**Task prompt:** Give again, word for word, every line below from the one that has "- 41 shareholders: Z > X > W > Y" through the one that has "3. 255 voters: Amara", both included, and no others.

**Material provided:**
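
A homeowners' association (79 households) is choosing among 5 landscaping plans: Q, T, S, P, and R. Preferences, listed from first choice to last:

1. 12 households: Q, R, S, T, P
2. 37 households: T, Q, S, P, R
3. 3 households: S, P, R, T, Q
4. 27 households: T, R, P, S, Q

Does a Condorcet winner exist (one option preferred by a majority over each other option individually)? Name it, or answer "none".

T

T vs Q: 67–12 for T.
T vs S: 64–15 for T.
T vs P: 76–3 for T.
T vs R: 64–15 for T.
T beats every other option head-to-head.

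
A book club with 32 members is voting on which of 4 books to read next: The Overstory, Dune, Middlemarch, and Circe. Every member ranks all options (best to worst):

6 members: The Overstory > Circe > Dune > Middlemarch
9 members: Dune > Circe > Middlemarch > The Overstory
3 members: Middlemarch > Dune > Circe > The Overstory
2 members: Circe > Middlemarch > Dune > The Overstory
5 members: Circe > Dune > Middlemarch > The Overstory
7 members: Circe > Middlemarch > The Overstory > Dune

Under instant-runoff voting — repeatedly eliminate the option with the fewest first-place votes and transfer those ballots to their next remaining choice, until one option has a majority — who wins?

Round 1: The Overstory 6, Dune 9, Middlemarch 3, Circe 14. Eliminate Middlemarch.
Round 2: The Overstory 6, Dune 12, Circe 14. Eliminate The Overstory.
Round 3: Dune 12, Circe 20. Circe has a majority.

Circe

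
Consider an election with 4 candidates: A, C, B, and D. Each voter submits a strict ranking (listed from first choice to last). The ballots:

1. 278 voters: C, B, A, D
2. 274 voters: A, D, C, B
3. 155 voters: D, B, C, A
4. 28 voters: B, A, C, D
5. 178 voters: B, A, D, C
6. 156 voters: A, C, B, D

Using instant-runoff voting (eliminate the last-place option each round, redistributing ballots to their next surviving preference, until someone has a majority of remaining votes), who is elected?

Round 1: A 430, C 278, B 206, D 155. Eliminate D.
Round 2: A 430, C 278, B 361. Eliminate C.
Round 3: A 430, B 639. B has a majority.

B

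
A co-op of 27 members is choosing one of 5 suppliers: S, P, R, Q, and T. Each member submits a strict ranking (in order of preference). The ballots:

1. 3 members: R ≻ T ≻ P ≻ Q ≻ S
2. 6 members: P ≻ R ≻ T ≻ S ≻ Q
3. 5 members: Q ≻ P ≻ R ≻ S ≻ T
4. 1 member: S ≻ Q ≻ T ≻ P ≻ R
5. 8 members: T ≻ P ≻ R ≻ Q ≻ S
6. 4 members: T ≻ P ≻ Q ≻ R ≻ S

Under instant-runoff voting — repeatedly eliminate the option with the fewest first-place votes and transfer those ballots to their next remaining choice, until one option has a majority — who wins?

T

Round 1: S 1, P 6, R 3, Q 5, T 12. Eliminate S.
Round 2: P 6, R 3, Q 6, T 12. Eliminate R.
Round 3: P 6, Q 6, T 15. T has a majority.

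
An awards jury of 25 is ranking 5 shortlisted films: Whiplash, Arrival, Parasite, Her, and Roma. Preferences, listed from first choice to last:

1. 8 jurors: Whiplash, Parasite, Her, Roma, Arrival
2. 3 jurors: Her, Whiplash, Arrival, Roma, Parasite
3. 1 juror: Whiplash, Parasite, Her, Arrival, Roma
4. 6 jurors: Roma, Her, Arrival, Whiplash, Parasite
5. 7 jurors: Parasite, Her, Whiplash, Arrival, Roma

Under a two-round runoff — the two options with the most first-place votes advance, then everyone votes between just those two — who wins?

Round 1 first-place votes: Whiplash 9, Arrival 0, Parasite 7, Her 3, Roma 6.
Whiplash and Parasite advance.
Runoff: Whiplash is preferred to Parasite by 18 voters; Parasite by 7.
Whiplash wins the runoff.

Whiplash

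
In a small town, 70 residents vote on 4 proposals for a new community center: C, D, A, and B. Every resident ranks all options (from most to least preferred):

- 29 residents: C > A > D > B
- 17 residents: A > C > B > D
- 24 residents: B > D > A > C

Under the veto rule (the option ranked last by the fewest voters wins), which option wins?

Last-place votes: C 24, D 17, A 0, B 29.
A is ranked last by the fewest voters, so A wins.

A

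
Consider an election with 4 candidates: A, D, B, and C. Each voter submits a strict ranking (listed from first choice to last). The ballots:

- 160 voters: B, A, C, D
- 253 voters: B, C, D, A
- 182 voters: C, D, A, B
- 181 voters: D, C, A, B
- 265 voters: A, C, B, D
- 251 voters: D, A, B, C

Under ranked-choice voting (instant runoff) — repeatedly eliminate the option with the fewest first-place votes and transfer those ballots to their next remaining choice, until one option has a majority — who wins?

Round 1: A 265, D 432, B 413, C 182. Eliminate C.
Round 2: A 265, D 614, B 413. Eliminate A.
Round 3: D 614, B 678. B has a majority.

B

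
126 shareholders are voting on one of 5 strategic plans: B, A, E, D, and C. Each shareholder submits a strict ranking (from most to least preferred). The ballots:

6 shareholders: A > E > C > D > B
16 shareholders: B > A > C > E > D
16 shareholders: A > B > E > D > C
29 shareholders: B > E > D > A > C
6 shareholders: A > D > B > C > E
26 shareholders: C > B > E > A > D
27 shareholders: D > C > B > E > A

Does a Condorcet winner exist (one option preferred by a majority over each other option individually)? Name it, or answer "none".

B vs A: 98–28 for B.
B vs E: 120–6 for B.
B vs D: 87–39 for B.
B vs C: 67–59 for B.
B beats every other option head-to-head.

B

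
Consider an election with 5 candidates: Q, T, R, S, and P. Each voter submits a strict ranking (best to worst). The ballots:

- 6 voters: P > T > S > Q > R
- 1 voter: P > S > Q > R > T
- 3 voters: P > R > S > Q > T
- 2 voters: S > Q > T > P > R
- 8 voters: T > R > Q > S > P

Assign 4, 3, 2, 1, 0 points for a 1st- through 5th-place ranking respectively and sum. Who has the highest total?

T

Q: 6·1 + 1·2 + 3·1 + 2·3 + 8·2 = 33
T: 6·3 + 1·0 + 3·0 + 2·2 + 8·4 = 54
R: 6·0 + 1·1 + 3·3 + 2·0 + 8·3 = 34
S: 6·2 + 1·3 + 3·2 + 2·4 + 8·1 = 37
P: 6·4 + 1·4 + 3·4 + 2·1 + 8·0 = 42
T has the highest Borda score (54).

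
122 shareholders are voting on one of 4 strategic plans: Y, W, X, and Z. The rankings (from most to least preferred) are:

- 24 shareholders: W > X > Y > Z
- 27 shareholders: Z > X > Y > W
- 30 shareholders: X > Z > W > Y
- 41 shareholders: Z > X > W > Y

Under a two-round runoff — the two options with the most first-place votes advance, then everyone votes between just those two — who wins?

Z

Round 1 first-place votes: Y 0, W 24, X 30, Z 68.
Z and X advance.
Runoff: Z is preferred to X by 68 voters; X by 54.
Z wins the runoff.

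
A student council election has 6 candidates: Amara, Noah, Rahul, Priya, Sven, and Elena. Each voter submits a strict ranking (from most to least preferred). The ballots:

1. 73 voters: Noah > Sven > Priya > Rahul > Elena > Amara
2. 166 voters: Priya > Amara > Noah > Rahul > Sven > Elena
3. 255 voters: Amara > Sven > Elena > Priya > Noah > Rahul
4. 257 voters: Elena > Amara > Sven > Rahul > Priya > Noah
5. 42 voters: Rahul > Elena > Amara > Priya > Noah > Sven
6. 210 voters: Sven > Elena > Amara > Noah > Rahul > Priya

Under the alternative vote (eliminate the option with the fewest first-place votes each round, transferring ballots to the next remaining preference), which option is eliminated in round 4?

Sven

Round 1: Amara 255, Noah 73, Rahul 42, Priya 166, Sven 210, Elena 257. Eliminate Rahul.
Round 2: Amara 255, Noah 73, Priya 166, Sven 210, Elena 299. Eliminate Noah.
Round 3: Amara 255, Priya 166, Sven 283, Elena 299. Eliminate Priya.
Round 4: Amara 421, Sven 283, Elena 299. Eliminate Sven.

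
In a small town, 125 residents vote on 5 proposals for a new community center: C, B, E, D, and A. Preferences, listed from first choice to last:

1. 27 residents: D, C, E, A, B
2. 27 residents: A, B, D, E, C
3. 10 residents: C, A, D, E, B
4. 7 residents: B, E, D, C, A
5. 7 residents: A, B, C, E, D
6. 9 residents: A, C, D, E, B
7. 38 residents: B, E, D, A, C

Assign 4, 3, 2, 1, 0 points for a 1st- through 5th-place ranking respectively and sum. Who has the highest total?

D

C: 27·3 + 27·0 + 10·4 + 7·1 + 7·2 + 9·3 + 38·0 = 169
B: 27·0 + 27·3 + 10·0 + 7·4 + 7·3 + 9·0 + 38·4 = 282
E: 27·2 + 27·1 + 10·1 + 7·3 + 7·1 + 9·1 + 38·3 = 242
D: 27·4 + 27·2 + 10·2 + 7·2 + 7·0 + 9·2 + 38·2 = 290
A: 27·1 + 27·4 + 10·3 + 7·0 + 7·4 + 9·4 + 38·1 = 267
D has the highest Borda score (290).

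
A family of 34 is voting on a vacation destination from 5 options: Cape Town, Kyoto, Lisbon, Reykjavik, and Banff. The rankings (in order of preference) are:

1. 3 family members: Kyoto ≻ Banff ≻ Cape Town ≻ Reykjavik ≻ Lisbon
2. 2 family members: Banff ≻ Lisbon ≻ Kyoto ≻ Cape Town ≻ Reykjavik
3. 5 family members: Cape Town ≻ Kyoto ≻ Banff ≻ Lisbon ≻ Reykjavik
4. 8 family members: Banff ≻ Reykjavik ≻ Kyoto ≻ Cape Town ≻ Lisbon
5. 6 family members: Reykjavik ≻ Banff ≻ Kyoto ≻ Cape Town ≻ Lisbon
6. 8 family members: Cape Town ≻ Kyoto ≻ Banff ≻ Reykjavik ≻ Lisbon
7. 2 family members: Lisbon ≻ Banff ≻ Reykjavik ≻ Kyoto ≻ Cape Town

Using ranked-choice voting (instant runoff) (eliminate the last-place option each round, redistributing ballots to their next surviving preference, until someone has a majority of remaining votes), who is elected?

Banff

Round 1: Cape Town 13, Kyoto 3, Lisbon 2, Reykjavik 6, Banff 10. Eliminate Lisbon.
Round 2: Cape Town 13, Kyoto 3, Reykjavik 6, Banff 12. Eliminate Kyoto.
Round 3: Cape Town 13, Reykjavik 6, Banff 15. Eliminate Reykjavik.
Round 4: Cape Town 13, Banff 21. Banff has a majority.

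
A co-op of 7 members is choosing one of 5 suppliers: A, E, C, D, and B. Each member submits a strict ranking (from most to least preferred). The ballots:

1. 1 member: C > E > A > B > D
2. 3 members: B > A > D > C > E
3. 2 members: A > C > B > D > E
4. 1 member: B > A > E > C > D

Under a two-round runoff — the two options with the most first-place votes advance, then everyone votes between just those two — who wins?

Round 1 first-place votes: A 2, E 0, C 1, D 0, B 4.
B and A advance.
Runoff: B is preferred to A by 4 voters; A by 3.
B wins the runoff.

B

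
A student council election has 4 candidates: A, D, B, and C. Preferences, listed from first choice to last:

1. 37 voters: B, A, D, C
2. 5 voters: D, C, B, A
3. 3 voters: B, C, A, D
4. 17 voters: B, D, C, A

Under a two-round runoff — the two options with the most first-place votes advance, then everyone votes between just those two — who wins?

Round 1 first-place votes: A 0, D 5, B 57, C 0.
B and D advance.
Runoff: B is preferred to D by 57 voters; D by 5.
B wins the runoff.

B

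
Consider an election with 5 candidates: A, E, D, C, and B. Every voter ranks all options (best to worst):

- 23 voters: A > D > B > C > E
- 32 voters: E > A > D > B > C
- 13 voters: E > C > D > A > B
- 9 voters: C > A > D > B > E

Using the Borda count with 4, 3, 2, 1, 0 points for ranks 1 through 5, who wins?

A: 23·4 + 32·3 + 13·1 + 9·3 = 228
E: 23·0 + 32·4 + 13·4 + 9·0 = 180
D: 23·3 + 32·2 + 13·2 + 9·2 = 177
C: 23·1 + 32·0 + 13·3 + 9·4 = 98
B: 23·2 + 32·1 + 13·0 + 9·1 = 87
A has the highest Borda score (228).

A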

---

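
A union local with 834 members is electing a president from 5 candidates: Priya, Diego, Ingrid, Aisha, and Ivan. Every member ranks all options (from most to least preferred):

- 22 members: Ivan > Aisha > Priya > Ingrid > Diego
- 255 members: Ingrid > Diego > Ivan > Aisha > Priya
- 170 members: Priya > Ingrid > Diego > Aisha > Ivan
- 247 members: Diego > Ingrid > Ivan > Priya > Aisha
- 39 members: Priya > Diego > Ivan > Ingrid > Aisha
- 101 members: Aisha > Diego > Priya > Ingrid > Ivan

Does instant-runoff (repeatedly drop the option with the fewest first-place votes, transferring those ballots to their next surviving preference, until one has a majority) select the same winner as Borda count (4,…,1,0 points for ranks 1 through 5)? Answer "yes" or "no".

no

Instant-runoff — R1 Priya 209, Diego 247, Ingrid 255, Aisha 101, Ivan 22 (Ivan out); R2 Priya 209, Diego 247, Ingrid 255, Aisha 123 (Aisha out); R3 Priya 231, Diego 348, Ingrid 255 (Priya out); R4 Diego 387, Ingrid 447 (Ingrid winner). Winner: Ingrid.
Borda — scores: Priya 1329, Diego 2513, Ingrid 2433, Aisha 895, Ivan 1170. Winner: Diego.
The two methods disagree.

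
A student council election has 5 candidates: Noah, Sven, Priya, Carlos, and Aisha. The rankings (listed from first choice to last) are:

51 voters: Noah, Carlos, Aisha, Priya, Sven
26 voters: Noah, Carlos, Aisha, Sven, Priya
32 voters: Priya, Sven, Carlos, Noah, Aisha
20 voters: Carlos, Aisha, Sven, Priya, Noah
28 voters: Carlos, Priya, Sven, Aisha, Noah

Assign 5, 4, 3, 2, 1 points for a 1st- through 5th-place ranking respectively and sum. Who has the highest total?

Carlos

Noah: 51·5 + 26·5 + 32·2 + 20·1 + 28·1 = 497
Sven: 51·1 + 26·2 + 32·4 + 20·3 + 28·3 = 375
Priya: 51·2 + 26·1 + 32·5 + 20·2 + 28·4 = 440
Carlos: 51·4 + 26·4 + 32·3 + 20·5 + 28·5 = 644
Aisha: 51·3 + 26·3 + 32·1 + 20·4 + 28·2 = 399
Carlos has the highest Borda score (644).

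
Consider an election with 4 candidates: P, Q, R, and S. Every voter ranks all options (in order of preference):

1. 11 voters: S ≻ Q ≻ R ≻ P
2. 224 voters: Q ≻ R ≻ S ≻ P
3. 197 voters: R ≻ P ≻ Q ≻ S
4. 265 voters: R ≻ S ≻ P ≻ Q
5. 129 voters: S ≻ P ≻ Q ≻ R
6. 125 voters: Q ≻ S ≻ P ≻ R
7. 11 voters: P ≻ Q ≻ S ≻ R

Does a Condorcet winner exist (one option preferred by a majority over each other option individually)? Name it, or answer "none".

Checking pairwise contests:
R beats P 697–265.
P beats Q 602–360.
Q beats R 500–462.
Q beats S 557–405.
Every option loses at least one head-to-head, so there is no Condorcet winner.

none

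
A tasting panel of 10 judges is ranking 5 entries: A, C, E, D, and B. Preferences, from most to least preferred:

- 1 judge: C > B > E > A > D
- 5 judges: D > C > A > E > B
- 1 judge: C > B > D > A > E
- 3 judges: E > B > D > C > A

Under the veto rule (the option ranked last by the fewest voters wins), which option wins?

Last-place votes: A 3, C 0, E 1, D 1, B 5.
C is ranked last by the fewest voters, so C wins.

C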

--

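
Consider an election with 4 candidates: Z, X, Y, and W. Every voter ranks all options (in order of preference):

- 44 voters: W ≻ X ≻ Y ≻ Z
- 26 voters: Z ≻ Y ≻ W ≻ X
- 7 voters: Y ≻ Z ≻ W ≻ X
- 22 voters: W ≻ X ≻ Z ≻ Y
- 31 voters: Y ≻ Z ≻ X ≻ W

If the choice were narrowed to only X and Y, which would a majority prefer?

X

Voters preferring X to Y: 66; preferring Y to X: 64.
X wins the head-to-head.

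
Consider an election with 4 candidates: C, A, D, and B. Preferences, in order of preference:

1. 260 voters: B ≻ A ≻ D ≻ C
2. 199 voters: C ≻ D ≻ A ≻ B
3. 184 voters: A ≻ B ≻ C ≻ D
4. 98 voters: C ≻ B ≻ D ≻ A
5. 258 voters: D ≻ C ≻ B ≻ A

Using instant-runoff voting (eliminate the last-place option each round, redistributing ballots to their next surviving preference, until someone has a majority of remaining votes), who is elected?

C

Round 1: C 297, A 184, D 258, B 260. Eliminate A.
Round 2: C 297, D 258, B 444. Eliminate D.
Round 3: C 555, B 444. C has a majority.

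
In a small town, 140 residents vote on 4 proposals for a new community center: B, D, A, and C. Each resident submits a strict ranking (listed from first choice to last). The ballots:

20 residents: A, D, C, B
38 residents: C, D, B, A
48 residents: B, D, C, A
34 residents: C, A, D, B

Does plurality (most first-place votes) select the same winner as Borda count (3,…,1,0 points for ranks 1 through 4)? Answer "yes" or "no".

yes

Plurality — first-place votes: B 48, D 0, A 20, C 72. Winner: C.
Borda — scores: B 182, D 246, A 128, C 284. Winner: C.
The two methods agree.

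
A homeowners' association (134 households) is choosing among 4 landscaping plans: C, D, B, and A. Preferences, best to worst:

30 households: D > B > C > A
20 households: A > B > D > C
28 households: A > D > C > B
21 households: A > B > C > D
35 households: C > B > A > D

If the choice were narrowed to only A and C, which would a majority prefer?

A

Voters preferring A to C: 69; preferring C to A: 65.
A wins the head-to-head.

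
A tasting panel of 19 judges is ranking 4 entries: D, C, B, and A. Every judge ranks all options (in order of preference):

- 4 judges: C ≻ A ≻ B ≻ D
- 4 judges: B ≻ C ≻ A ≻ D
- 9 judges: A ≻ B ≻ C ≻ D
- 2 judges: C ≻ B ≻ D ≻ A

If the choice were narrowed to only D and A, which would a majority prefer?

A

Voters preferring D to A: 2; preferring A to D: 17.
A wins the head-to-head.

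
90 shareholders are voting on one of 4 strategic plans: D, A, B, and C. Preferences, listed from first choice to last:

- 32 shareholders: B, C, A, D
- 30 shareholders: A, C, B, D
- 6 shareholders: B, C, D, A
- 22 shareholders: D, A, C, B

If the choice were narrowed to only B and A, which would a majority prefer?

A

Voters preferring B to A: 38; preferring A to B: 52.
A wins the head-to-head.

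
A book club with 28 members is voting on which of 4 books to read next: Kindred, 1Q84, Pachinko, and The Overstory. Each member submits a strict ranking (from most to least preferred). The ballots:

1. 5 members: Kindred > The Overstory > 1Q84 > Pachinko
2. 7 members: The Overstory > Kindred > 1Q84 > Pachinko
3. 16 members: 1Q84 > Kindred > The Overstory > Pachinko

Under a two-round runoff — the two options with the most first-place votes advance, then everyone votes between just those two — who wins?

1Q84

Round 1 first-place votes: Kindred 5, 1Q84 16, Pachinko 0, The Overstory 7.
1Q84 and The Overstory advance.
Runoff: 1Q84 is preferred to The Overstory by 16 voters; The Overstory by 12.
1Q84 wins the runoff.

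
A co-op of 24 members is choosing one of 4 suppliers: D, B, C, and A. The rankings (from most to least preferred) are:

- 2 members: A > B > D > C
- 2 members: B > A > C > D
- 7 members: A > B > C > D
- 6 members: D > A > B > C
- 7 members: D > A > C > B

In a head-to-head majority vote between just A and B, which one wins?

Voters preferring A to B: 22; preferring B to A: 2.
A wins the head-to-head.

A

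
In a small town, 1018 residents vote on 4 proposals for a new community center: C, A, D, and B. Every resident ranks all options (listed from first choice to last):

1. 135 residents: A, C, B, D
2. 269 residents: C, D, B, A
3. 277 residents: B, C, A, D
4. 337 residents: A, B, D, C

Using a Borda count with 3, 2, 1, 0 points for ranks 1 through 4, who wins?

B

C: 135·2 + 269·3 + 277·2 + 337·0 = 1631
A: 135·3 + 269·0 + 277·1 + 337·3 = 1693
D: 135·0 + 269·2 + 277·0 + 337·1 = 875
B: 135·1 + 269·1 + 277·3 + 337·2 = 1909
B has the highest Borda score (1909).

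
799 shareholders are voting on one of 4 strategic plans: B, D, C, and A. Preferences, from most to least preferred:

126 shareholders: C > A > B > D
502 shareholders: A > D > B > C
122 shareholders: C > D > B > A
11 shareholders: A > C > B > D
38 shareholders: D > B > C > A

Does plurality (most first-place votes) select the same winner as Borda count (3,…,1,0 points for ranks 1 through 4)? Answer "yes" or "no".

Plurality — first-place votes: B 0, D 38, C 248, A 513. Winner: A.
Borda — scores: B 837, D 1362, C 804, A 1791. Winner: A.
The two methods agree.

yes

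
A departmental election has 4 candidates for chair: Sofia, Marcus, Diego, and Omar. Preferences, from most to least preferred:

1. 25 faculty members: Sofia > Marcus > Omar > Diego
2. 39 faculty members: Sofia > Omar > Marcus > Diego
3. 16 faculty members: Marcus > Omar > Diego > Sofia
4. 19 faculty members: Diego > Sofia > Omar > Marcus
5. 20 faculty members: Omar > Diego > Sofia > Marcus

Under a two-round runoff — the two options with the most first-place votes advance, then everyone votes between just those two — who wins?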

**Exercise result:**
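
- 41 shareholders: Z > X > W > Y

Under a two-round runoff — the two options with the most first-place votes advance, then everyone votes between just those two — who wins?

Z

Round 1 first-place votes: Y 0, W 24, X 30, Z 68.
Z and X advance.
Runoff: Z is preferred to X by 68 voters; X by 54.
Z wins the runoff.

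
A student council election has 6 candidates: Amara, Noah, Rahul, Priya, Sven, and Elena. Each voter submits a strict ranking (from most to least preferred). The ballots:

1. 73 voters: Noah > Sven > Priya > Rahul > Elena > Amara
2. 166 voters: Priya > Amara > Noah > Rahul > Sven > Elena
3. 255 voters: Amara > Sven > Elena > Priya > Noah > Rahul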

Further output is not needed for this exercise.